**EXCERPTED RECORDS**
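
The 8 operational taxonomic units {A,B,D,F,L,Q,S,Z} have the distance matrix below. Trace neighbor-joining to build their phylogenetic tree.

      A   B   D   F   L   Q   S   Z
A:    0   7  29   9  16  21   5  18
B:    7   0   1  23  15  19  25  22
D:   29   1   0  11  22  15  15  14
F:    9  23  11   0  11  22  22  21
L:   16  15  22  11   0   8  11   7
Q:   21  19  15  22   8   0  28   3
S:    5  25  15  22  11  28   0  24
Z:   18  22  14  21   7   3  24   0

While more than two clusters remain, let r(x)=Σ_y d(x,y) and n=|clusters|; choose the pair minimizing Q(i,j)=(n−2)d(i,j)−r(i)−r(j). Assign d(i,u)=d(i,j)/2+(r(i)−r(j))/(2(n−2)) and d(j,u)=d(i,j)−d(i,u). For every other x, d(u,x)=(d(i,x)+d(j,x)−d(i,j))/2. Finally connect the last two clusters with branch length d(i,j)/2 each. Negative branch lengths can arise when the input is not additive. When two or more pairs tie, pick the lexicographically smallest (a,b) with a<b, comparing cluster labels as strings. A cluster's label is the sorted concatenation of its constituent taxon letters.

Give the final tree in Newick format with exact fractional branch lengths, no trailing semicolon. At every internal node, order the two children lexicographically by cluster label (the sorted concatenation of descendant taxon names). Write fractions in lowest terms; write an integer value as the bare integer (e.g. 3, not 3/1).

((((A:7/16,S:73/16):199/32,F:217/32):27/32,(B:11/12,D:1/12):285/32):155/64,(L:5/8,(Q:23/10,Z:7/10):43/8):155/64)

1. join B+D (d=1, Q=-213) ⇒ BD; edges |B|=11/12, |D|=1/12
  updated: d(A,BD)=35/2, d(BD,F)=33/2, d(BD,L)=18, d(BD,Q)=33/2, d(BD,S)=39/2, d(BD,Z)=35/2
2. join Q+Z (d=3, Q=-174) ⇒ QZ; edges |Q|=23/10, |Z|=7/10
  updated: d(A,QZ)=18, d(BD,QZ)=31/2, d(F,QZ)=20, d(L,QZ)=6, d(QZ,S)=49/2
3. join A+S (d=5, Q=-255/2) ⇒ AS; edges |A|=7/16, |S|=73/16
  updated: d(AS,BD)=16, d(AS,F)=13, d(AS,L)=11, d(AS,QZ)=75/4
4. join L+QZ (d=6, Q=-353/4) ⇒ LQZ; edges |L|=5/8, |QZ|=43/8
  updated: d(AS,LQZ)=95/8, d(BD,LQZ)=55/4, d(F,LQZ)=25/2
5. join AS+F (d=13, Q=-455/8) ⇒ AFS; edges |AS|=199/32, |F|=217/32
  updated: d(AFS,BD)=39/4, d(AFS,LQZ)=91/16
6. join AFS+BD (d=39/4, Q=-467/16) ⇒ ABDFS; edges |AFS|=27/32, |BD|=285/32
  updated: d(ABDFS,LQZ)=155/32
7. join ABDFS+LQZ (d=155/32) ⇒ ABDFLQSZ; edges |ABDFS|=155/64, |LQZ|=155/64
final tree: ((((A:7/16,S:73/16):199/32,F:217/32):27/32,(B:11/12,D:1/12):285/32):155/64,(L:5/8,(Q:23/10,Z:7/10):43/8):155/64)
total length: 1363/32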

**WHAT IS REQUIRED**
All of the entries must be quoted exactly; please include each one.

**ANSWER BOX**
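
The 8 operational taxonomic units {A,B,D,F,L,Q,S,Z} have the distance matrix below. Trace neighbor-joining to build their phylogenetic tree.

      A   B   D   F   L   Q   S   Z
A:    0   7  29   9  16  21   5  18
B:    7   0   1  23  15  19  25  22
D:   29   1   0  11  22  15  15  14
F:    9  23  11   0  11  22  22  21
L:   16  15  22  11   0   8  11   7
Q:   21  19  15  22   8   0  28   3
S:    5  25  15  22  11  28   0  24
Z:   18  22  14  21   7   3  24   0

While more than two clusters remain, let r(x)=Σ_y d(x,y) and n=|clusters|; choose the pair minimizing Q(i,j)=(n−2)d(i,j)−r(i)−r(j). Assign d(i,u)=d(i,j)/2+(r(i)−r(j))/(2(n−2)) and d(j,u)=d(i,j)−d(i,u). For every other x, d(u,x)=(d(i,x)+d(j,x)−d(i,j))/2. Finally connect the last two clusters with branch length d(i,j)/2 each. Negative branch lengths can arise when the input is not additive. When two or more pairs tie, pick the lexicographically smallest (a,b) with a<b, comparing cluster labels as strings. A cluster's label is the sorted concatenation of its constituent taxon letters.

Give the final tree in Newick format with exact fractional branch lengths, no trailing semicolon. At every internal node, order the two children lexicographically by cluster label (the sorted concatenation of descendant taxon names). Write fractions in lowest terms; write an integer value as the bare integer (e.g. 3, not 3/1).

((((A:7/16,S:73/16):199/32,F:217/32):27/32,(B:11/12,D:1/12):285/32):155/64,(L:5/8,(Q:23/10,Z:7/10):43/8):155/64)

1. join B+D (d=1, Q=-213) ⇒ BD; edges |B|=11/12, |D|=1/12
  updated: d(A,BD)=35/2, d(BD,F)=33/2, d(BD,L)=18, d(BD,Q)=33/2, d(BD,S)=39/2, d(BD,Z)=35/2
2. join Q+Z (d=3, Q=-174) ⇒ QZ; edges |Q|=23/10, |Z|=7/10
  updated: d(A,QZ)=18, d(BD,QZ)=31/2, d(F,QZ)=20, d(L,QZ)=6, d(QZ,S)=49/2
3. join A+S (d=5, Q=-255/2) ⇒ AS; edges |A|=7/16, |S|=73/16
  updated: d(AS,BD)=16, d(AS,F)=13, d(AS,L)=11, d(AS,QZ)=75/4
4. join L+QZ (d=6, Q=-353/4) ⇒ LQZ; edges |L|=5/8, |QZ|=43/8
  updated: d(AS,LQZ)=95/8, d(BD,LQZ)=55/4, d(F,LQZ)=25/2
5. join AS+F (d=13, Q=-455/8) ⇒ AFS; edges |AS|=199/32, |F|=217/32
  updated: d(AFS,BD)=39/4, d(AFS,LQZ)=91/16
6. join AFS+BD (d=39/4, Q=-467/16) ⇒ ABDFS; edges |AFS|=27/32, |BD|=285/32
  updated: d(ABDFS,LQZ)=155/32
7. join ABDFS+LQZ (d=155/32) ⇒ ABDFLQSZ; edges |ABDFS|=155/64, |LQZ|=155/64
final tree: ((((A:7/16,S:73/16):199/32,F:217/32):27/32,(B:11/12,D:1/12):285/32):155/64,(L:5/8,(Q:23/10,Z:7/10):43/8):155/64)
total length: 1363/32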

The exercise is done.